**Supplied data:**
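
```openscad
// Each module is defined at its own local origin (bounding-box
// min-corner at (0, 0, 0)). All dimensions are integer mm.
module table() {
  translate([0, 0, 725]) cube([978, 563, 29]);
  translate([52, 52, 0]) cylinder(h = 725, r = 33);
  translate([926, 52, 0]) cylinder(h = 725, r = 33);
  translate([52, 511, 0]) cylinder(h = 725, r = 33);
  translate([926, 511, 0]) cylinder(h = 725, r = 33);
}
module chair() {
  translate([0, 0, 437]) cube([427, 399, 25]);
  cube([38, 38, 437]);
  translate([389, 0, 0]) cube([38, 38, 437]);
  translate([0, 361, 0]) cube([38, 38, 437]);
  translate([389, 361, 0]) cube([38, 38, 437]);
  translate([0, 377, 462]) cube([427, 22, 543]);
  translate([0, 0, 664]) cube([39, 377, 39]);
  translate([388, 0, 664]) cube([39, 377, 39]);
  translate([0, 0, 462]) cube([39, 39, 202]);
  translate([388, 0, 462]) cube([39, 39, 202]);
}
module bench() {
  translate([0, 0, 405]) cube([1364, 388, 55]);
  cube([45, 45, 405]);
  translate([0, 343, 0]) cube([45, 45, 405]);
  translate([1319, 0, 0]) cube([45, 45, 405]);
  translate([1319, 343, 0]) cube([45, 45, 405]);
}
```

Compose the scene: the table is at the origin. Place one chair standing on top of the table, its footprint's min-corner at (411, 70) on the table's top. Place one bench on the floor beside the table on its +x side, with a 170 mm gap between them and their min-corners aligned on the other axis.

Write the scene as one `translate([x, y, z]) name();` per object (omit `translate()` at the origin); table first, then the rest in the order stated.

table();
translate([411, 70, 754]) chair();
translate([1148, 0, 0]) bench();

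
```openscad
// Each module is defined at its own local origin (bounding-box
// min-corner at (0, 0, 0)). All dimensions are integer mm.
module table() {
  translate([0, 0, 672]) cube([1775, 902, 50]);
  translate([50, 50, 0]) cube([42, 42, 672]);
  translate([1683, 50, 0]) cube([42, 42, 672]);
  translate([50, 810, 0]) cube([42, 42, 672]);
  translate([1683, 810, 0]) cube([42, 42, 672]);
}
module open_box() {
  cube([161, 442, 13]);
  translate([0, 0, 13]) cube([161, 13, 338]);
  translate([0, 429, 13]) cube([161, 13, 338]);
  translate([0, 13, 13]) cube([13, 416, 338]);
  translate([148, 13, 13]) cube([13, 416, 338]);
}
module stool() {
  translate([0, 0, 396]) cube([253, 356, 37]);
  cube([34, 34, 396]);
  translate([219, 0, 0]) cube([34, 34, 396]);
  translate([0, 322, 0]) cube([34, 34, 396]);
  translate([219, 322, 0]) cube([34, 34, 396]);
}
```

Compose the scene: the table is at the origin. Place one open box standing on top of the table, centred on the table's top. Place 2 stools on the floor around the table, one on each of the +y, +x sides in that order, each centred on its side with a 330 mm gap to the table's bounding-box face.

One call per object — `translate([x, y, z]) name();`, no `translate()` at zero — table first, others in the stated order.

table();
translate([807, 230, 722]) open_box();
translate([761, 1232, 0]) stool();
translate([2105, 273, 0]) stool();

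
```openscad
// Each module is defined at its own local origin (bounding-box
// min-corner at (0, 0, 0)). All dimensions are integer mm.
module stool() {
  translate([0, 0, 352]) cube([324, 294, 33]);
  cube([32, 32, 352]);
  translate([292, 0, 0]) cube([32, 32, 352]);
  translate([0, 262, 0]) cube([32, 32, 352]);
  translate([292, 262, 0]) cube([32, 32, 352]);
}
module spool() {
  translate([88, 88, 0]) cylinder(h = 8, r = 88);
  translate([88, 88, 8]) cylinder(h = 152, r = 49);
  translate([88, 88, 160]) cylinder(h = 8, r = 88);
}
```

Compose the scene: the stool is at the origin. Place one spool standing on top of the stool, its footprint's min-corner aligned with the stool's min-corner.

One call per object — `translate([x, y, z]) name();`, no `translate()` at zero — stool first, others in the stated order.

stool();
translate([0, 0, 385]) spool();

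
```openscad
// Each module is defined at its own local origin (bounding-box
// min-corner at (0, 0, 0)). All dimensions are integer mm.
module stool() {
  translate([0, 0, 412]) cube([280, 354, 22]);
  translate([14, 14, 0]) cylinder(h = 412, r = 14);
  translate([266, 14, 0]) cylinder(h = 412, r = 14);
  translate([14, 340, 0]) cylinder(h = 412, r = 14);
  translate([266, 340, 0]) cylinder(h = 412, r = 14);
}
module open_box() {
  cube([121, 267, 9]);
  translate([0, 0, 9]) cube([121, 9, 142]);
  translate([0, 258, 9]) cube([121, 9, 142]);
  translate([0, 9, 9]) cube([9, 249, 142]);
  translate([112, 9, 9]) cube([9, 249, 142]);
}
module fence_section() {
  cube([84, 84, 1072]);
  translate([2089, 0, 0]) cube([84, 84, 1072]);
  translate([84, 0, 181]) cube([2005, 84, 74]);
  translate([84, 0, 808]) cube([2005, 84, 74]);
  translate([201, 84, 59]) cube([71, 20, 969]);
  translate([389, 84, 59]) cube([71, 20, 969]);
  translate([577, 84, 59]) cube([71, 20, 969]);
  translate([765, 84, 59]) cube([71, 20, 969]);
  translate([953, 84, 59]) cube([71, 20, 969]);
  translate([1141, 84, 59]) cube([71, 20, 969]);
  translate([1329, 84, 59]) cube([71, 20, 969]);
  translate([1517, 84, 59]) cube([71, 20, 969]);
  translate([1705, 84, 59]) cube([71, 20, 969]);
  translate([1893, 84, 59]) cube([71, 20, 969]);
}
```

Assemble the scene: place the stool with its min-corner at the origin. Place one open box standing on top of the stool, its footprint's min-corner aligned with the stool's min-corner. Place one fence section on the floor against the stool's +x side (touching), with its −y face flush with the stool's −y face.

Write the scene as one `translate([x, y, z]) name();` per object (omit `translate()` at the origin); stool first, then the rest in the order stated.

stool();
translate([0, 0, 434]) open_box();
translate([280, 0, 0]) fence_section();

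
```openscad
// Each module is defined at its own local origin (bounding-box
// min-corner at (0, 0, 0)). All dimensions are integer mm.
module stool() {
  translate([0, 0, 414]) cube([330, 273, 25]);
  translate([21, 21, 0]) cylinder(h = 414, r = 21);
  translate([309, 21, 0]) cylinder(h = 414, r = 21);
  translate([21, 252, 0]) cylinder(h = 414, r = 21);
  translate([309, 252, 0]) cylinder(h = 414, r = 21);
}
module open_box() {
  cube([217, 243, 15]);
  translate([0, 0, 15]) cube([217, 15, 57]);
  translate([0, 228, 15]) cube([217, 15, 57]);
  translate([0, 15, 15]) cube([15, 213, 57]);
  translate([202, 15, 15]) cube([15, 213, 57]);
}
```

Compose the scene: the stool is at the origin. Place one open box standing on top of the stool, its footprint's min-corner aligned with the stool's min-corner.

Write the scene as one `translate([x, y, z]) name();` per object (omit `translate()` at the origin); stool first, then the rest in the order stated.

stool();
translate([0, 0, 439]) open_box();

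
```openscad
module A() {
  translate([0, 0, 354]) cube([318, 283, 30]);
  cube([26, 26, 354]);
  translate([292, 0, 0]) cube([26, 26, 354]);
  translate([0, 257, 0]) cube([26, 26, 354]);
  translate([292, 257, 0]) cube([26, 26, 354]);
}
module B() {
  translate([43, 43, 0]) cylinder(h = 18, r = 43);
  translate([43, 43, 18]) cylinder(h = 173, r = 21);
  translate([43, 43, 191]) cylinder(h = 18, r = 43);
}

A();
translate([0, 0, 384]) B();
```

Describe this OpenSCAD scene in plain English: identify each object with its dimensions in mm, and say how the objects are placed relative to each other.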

**Work to complete:**
Return the data in full, exactly as it appears above.

**Exercise result:**
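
```openscad
// Each module is defined at its own local origin (bounding-box
// min-corner at (0, 0, 0)). All dimensions are integer mm.
module table() {
  translate([0, 0, 725]) cube([978, 563, 29]);
  translate([52, 52, 0]) cylinder(h = 725, r = 33);
  translate([926, 52, 0]) cylinder(h = 725, r = 33);
  translate([52, 511, 0]) cylinder(h = 725, r = 33);
  translate([926, 511, 0]) cylinder(h = 725, r = 33);
}
module chair() {
  translate([0, 0, 437]) cube([427, 399, 25]);
  cube([38, 38, 437]);
  translate([389, 0, 0]) cube([38, 38, 437]);
  translate([0, 361, 0]) cube([38, 38, 437]);
  translate([389, 361, 0]) cube([38, 38, 437]);
  translate([0, 377, 462]) cube([427, 22, 543]);
  translate([0, 0, 664]) cube([39, 377, 39]);
  translate([388, 0, 664]) cube([39, 377, 39]);
  translate([0, 0, 462]) cube([39, 39, 202]);
  translate([388, 0, 462]) cube([39, 39, 202]);
}
module bench() {
  translate([0, 0, 405]) cube([1364, 388, 55]);
  cube([45, 45, 405]);
  translate([0, 343, 0]) cube([45, 45, 405]);
  translate([1319, 0, 0]) cube([45, 45, 405]);
  translate([1319, 343, 0]) cube([45, 45, 405]);
}
```

Compose the scene: the table is at the origin. Place one chair standing on top of the table, its footprint's min-corner at (411, 70) on the table's top. Place one bench on the floor beside the table on its +x side, with a 170 mm gap between them and their min-corners aligned on the other axis.

Write the scene as one `translate([x, y, z]) name();` per object (omit `translate()` at the origin); table first, then the rest in the order stated.

table();
translate([411, 70, 754]) chair();
translate([1148, 0, 0]) bench();

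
```openscad
// Each module is defined at its own local origin (bounding-box
// min-corner at (0, 0, 0)). All dimensions are integer mm.
module table() {
  translate([0, 0, 672]) cube([1775, 902, 50]);
  translate([50, 50, 0]) cube([42, 42, 672]);
  translate([1683, 50, 0]) cube([42, 42, 672]);
  translate([50, 810, 0]) cube([42, 42, 672]);
  translate([1683, 810, 0]) cube([42, 42, 672]);
}
module open_box() {
  cube([161, 442, 13]);
  translate([0, 0, 13]) cube([161, 13, 338]);
  translate([0, 429, 13]) cube([161, 13, 338]);
  translate([0, 13, 13]) cube([13, 416, 338]);
  translate([148, 13, 13]) cube([13, 416, 338]);
}
module stool() {
  translate([0, 0, 396]) cube([253, 356, 37]);
  cube([34, 34, 396]);
  translate([219, 0, 0]) cube([34, 34, 396]);
  translate([0, 322, 0]) cube([34, 34, 396]);
  translate([219, 322, 0]) cube([34, 34, 396]);
}
```

Compose the scene: the table is at the origin. Place one open box standing on top of the table, centred on the table's top. Place 2 stools on the floor around the table, one on each of the +y, +x sides in that order, each centred on its side with a 330 mm gap to the table's bounding-box face.

One call per object — `translate([x, y, z]) name();`, no `translate()` at zero — table first, others in the stated order.

table();
translate([807, 230, 722]) open_box();
translate([761, 1232, 0]) stool();
translate([2105, 273, 0]) stool();

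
```openscad
// Each module is defined at its own local origin (bounding-box
// min-corner at (0, 0, 0)). All dimensions are integer mm.
module stool() {
  translate([0, 0, 352]) cube([324, 294, 33]);
  cube([32, 32, 352]);
  translate([292, 0, 0]) cube([32, 32, 352]);
  translate([0, 262, 0]) cube([32, 32, 352]);
  translate([292, 262, 0]) cube([32, 32, 352]);
}
module spool() {
  translate([88, 88, 0]) cylinder(h = 8, r = 88);
  translate([88, 88, 8]) cylinder(h = 152, r = 49);
  translate([88, 88, 160]) cylinder(h = 8, r = 88);
}
```

Compose the scene: the stool is at the origin. Place one spool standing on top of the stool, its footprint's min-corner aligned with the stool's min-corner.

One call per object — `translate([x, y, z]) name();`, no `translate()` at zero — stool first, others in the stated order.

stool();
translate([0, 0, 385]) spool();

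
```openscad
// Each module is defined at its own local origin (bounding-box
// min-corner at (0, 0, 0)). All dimensions are integer mm.
module stool() {
  translate([0, 0, 412]) cube([280, 354, 22]);
  translate([14, 14, 0]) cylinder(h = 412, r = 14);
  translate([266, 14, 0]) cylinder(h = 412, r = 14);
  translate([14, 340, 0]) cylinder(h = 412, r = 14);
  translate([266, 340, 0]) cylinder(h = 412, r = 14);
}
module open_box() {
  cube([121, 267, 9]);
  translate([0, 0, 9]) cube([121, 9, 142]);
  translate([0, 258, 9]) cube([121, 9, 142]);
  translate([0, 9, 9]) cube([9, 249, 142]);
  translate([112, 9, 9]) cube([9, 249, 142]);
}
module fence_section() {
  cube([84, 84, 1072]);
  translate([2089, 0, 0]) cube([84, 84, 1072]);
  translate([84, 0, 181]) cube([2005, 84, 74]);
  translate([84, 0, 808]) cube([2005, 84, 74]);
  translate([201, 84, 59]) cube([71, 20, 969]);
  translate([389, 84, 59]) cube([71, 20, 969]);
  translate([577, 84, 59]) cube([71, 20, 969]);
  translate([765, 84, 59]) cube([71, 20, 969]);
  translate([953, 84, 59]) cube([71, 20, 969]);
  translate([1141, 84, 59]) cube([71, 20, 969]);
  translate([1329, 84, 59]) cube([71, 20, 969]);
  translate([1517, 84, 59]) cube([71, 20, 969]);
  translate([1705, 84, 59]) cube([71, 20, 969]);
  translate([1893, 84, 59]) cube([71, 20, 969]);
}
```

Assemble the scene: place the stool with its min-corner at the origin. Place one open box standing on top of the stool, its footprint's min-corner aligned with the stool's min-corner. Place one fence section on the floor against the stool's +x side (touching), with its −y face flush with the stool's −y face.

Write the scene as one `translate([x, y, z]) name();` per object (omit `translate()` at the origin); stool first, then the rest in the order stated.

stool();
translate([0, 0, 434]) open_box();
translate([280, 0, 0]) fence_section();

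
```openscad
// Each module is defined at its own local origin (bounding-box
// min-corner at (0, 0, 0)). All dimensions are integer mm.
module stool() {
  translate([0, 0, 414]) cube([330, 273, 25]);
  translate([21, 21, 0]) cylinder(h = 414, r = 21);
  translate([309, 21, 0]) cylinder(h = 414, r = 21);
  translate([21, 252, 0]) cylinder(h = 414, r = 21);
  translate([309, 252, 0]) cylinder(h = 414, r = 21);
}
module open_box() {
  cube([217, 243, 15]);
  translate([0, 0, 15]) cube([217, 15, 57]);
  translate([0, 228, 15]) cube([217, 15, 57]);
  translate([0, 15, 15]) cube([15, 213, 57]);
  translate([202, 15, 15]) cube([15, 213, 57]);
}
```

Compose the scene: the stool is at the origin. Place one open box standing on top of the stool, its footprint's min-corner aligned with the stool's min-corner.

Write the scene as one `translate([x, y, z]) name();` per object (omit `translate()` at the origin); stool first, then the rest in the order stated.

stool();
translate([0, 0, 439]) open_box();

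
```openscad
module A() {
  translate([0, 0, 354]) cube([318, 283, 30]);
  cube([26, 26, 354]);
  translate([292, 0, 0]) cube([26, 26, 354]);
  translate([0, 257, 0]) cube([26, 26, 354]);
  translate([292, 257, 0]) cube([26, 26, 354]);
}
module B() {
  translate([43, 43, 0]) cylinder(h = 18, r = 43);
  translate([43, 43, 18]) cylinder(h = 173, r = 21);
  translate([43, 43, 191]) cylinder(h = 18, r = 43);
}

A();
translate([0, 0, 384]) B();
```

Describe this OpenSCAD scene in plain English: identify each object with its dimensions in mm, and say how the objects are placed relative to each other.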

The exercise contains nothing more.